**The data:**

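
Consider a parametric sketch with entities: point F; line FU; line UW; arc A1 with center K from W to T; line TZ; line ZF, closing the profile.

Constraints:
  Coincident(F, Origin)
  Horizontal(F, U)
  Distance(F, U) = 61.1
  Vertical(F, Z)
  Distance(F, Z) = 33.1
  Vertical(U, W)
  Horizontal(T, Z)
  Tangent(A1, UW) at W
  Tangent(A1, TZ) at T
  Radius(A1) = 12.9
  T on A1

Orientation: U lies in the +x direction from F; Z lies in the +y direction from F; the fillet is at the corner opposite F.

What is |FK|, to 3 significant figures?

52.3

FZ is vertical with |FZ| = 33.1 and Z on the +y side, so Z = (0.00, 33.1). The virtual corner opposite F is at (61.1, 33.1). Tangency of A1 to UW means the radius KW is perpendicular to UW and A1 meets TZ tangentially, so KT is at right angles to TZ, with radius 12.9, so the center K sits 12.9 in from both sides at K = (48.2, 20.2). Then |FK| = |K − F| = 52.3.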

**Required action:** Whatever the number of entries above, each one is to be copied exactly.

**Written answer:**
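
Consider a parametric sketch with entities: point F; line FU; line UW; arc A1 with center K from W to T; line TZ; line ZF, closing the profile.

Constraints:
  Coincident(F, Origin)
  Horizontal(F, U)
  Distance(F, U) = 61.1
  Vertical(F, Z)
  Distance(F, Z) = 33.1
  Vertical(U, W)
  Horizontal(T, Z)
  Tangent(A1, UW) at W
  Tangent(A1, TZ) at T
  Radius(A1) = 12.9
  T on A1

Orientation: U lies in the +x direction from F; Z lies in the +y direction from F; the fillet is at the corner opposite F.

What is |FK|, to 3 significant figures?

52.3

FZ is vertical with |FZ| = 33.1 and Z on the +y side, so Z = (0.00, 33.1). The virtual corner opposite F is at (61.1, 33.1). Tangency of A1 to UW means the radius KW is perpendicular to UW and A1 meets TZ tangentially, so KT is at right angles to TZ, with radius 12.9, so the center K sits 12.9 in from both sides at K = (48.2, 20.2). Then |FK| = |K − F| = 52.3.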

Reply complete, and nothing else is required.